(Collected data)
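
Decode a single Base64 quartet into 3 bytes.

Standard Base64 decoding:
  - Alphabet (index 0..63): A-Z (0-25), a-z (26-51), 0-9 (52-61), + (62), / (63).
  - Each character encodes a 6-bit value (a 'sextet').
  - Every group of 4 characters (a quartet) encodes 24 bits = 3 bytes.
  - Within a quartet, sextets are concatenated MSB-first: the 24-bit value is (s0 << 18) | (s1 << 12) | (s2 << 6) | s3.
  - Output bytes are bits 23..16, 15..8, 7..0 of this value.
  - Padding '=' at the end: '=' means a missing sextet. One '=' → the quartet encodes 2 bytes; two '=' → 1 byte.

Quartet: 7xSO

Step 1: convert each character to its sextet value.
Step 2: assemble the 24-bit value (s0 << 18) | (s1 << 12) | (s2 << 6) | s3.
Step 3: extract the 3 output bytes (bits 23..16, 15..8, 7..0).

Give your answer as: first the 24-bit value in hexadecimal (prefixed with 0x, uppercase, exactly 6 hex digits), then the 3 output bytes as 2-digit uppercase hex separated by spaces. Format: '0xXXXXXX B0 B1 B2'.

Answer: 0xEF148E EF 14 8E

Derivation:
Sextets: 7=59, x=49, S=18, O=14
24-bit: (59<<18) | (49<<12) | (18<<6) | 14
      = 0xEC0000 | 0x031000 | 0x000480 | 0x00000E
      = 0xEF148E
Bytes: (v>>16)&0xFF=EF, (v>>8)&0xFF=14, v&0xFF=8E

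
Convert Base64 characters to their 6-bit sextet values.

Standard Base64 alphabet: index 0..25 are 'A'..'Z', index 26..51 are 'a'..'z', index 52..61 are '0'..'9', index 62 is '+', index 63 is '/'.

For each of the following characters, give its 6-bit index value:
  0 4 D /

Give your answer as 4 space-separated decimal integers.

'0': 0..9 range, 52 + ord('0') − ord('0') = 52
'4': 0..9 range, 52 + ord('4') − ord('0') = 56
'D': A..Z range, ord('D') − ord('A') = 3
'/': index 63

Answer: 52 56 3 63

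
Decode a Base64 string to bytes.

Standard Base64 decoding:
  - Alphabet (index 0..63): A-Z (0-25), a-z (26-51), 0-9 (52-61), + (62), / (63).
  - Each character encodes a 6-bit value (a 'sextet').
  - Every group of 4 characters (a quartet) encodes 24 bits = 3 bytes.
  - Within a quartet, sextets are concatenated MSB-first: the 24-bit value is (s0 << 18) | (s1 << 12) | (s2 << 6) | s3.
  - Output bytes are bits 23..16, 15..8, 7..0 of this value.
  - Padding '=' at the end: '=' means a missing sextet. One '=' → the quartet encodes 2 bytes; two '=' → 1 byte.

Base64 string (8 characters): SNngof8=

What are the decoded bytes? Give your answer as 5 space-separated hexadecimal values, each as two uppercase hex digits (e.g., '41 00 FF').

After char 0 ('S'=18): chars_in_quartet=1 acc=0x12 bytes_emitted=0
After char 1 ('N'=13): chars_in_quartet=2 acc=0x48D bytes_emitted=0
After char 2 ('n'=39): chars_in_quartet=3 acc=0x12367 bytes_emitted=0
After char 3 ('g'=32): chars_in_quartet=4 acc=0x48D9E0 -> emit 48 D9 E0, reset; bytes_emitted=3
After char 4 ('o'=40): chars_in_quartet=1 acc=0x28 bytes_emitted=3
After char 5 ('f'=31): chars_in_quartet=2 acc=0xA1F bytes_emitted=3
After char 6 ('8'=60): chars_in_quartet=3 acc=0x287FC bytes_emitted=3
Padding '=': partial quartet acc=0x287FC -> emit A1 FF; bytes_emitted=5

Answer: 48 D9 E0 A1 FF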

◆ **TASK TO COMPLETE**: Looking at the entries above, count the lines that hold the string "Step" and reply with the count alone.

◆ **EXERCISE RESPONSE**: 3